> [Given entries]:
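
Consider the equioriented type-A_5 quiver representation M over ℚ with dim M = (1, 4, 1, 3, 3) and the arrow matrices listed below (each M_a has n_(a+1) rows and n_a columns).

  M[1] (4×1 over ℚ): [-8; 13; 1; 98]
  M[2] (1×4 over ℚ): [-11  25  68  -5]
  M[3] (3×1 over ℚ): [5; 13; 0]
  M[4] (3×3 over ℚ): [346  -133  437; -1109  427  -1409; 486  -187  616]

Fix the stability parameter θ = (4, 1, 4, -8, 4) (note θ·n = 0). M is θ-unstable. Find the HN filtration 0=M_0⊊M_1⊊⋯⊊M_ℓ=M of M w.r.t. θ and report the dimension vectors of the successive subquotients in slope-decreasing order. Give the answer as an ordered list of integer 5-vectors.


Barcode: M ≅ I[1,5], I[2,2]^3, I[4,5]^2. HN layers by μ_θ (4 steps, strictly decreasing):
  μ^(1)=4; μ^(2)=1; μ^(3)=1/4; μ^(4)=-8

((0, 0, 0, 0, 3); (0, 3, 0, 0, 0); (1, 1, 1, 1, 0); (0, 0, 0, 2, 0))


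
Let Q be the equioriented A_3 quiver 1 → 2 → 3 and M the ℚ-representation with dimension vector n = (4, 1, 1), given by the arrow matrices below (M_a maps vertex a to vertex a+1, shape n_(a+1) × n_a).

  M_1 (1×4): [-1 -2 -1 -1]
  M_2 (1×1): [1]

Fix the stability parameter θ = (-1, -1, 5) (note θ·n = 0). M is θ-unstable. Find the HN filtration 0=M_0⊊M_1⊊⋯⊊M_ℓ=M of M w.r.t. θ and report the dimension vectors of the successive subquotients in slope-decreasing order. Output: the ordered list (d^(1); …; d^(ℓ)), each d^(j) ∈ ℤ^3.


Interval decomposition of M: I[1,1]^3, I[1,3].
HN type (ℓ=2): μ^(1)=5; μ^(2)=-1

((0, 0, 1); (4, 1, 0))


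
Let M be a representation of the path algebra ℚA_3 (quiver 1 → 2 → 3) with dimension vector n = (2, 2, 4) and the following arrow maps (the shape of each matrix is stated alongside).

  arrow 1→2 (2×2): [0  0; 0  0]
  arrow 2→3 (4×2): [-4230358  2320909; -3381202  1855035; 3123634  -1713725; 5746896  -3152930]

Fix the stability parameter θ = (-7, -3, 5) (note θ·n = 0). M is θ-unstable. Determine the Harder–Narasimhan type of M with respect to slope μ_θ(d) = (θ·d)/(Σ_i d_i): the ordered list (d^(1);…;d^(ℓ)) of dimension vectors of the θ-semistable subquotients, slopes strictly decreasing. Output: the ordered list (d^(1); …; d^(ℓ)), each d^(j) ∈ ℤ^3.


Interval decomposition of M: I[1,1]^2, I[2,3]^2, I[3,3]^2.
HN type (ℓ=3): μ^(1)=5; μ^(2)=-3; μ^(3)=-7

((0, 0, 4); (0, 2, 0); (2, 0, 0))


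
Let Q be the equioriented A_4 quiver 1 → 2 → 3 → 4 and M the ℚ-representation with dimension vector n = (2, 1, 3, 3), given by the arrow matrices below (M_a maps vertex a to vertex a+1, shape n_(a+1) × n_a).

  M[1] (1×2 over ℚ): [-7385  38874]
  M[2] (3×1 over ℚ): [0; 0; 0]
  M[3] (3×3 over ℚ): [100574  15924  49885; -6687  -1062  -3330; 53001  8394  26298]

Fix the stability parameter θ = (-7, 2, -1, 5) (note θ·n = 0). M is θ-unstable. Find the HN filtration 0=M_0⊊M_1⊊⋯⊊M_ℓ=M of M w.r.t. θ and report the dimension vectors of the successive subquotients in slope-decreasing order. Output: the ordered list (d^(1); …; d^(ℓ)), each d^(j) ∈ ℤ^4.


Barcode: M ≅ I[1,1], I[1,2], I[3,3], I[3,4]^2, I[4,4]. HN layers by μ_θ (4 steps, strictly decreasing):
  μ^(1)=5; μ^(2)=2; μ^(3)=-1; μ^(4)=-7

((0, 0, 0, 3); (0, 1, 0, 0); (0, 0, 3, 0); (2, 0, 0, 0))


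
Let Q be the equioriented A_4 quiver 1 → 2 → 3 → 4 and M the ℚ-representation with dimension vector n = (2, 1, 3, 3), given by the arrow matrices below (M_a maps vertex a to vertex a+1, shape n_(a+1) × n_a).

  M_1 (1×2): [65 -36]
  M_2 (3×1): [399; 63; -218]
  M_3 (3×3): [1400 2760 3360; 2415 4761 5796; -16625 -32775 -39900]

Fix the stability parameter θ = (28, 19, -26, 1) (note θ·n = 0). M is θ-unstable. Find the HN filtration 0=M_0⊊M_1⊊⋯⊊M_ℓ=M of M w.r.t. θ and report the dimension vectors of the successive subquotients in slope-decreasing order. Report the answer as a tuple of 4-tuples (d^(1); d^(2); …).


Via rank(M_{q-1}∘⋯∘M_p): M ≅ I[1,1], I[1,3], I[3,3], I[3,4], I[4,4]^2.
μ_θ-semistable layers: μ^(1)=28; μ^(2)=7; μ^(3)=1; μ^(4)=-26

((1, 0, 0, 0); (1, 1, 1, 0); (0, 0, 0, 3); (0, 0, 2, 0))


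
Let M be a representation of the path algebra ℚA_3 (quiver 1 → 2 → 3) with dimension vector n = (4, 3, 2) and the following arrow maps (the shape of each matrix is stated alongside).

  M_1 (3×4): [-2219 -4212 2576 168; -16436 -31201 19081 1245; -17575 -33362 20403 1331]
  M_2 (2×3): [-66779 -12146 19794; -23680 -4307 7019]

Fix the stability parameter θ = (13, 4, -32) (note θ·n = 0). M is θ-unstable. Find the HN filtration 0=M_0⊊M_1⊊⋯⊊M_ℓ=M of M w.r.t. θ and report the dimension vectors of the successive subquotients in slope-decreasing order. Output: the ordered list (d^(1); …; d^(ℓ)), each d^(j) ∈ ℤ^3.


Barcode: M ≅ I[1,1], I[1,2], I[1,3]^2. HN layers by μ_θ (3 steps, strictly decreasing):
  μ^(1)=13; μ^(2)=17/2; μ^(3)=-5

((1, 0, 0); (1, 1, 0); (2, 2, 2))


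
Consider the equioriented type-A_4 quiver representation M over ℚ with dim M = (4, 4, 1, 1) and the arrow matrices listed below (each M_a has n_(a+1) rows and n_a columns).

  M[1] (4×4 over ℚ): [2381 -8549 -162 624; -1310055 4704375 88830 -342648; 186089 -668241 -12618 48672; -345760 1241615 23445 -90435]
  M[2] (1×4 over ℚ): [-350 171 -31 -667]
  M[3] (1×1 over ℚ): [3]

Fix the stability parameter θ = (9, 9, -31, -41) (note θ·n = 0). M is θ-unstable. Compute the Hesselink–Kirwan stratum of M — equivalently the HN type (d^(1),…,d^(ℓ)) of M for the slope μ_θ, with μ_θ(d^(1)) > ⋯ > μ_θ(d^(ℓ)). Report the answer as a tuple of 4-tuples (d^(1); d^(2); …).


Interval decomposition of M: I[1,1]^2, I[1,2], I[1,4], I[2,2]^2.
HN type (ℓ=2): μ^(1)=9; μ^(2)=-27/2

((3, 3, 0, 0); (1, 1, 1, 1))


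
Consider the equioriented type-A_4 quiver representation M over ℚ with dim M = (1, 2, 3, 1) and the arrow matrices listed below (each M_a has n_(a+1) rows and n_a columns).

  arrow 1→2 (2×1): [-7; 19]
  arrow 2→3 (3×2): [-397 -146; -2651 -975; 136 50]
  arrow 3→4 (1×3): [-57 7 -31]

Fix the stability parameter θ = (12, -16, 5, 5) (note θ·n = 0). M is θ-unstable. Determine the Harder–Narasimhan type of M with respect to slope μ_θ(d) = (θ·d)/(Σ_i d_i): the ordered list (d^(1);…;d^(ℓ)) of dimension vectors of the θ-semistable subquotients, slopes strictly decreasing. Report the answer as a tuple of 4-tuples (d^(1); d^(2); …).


Via rank(M_{q-1}∘⋯∘M_p): M ≅ I[1,4], I[2,3], I[3,3].
μ_θ-semistable layers: μ^(1)=5; μ^(2)=-2; μ^(3)=-16

((0, 0, 3, 1); (1, 1, 0, 0); (0, 1, 0, 0))


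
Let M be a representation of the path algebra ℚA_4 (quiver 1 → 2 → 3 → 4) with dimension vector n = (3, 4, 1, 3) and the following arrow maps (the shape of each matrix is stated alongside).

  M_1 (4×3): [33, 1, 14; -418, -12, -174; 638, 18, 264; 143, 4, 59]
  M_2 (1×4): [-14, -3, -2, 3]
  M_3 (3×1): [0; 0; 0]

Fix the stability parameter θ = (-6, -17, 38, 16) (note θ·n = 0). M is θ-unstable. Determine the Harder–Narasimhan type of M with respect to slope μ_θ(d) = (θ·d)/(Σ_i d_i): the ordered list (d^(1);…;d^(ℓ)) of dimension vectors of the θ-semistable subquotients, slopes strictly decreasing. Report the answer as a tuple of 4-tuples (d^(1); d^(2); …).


Via rank(M_{q-1}∘⋯∘M_p): M ≅ I[1,1], I[1,2], I[1,3], I[2,2]^2, I[4,4]^3.
μ_θ-semistable layers: μ^(1)=38; μ^(2)=16; μ^(3)=-6; μ^(4)=-23/2; μ^(5)=-17

((0, 0, 1, 0); (0, 0, 0, 3); (1, 0, 0, 0); (2, 2, 0, 0); (0, 2, 0, 0))


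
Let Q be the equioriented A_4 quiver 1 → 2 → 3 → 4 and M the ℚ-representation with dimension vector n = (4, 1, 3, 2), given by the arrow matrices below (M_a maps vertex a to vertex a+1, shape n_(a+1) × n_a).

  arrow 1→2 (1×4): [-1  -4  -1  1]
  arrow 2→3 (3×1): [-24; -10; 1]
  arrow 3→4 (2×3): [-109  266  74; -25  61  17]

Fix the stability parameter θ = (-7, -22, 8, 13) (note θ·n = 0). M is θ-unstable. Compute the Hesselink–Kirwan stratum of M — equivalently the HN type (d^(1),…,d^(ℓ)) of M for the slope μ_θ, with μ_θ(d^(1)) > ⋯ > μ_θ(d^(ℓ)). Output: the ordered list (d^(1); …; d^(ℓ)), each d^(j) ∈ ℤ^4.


Barcode: M ≅ I[1,1]^3, I[1,4], I[3,3], I[3,4]. HN layers by μ_θ (4 steps, strictly decreasing):
  μ^(1)=13; μ^(2)=8; μ^(3)=-7; μ^(4)=-29/2

((0, 0, 0, 2); (0, 0, 3, 0); (3, 0, 0, 0); (1, 1, 0, 0))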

> [Exercise details]:
Give back, verbatim, the lines from the top of the entries above through the line containing "M[4] (3×3 over".

> [Your response]:
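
Consider the equioriented type-A_5 quiver representation M over ℚ with dim M = (1, 4, 1, 3, 3) and the arrow matrices listed below (each M_a has n_(a+1) rows and n_a columns).

  M[1] (4×1 over ℚ): [-8; 13; 1; 98]
  M[2] (1×4 over ℚ): [-11  25  68  -5]
  M[3] (3×1 over ℚ): [5; 13; 0]
  M[4] (3×3 over ℚ): [346  -133  437; -1109  427  -1409; 486  -187  616]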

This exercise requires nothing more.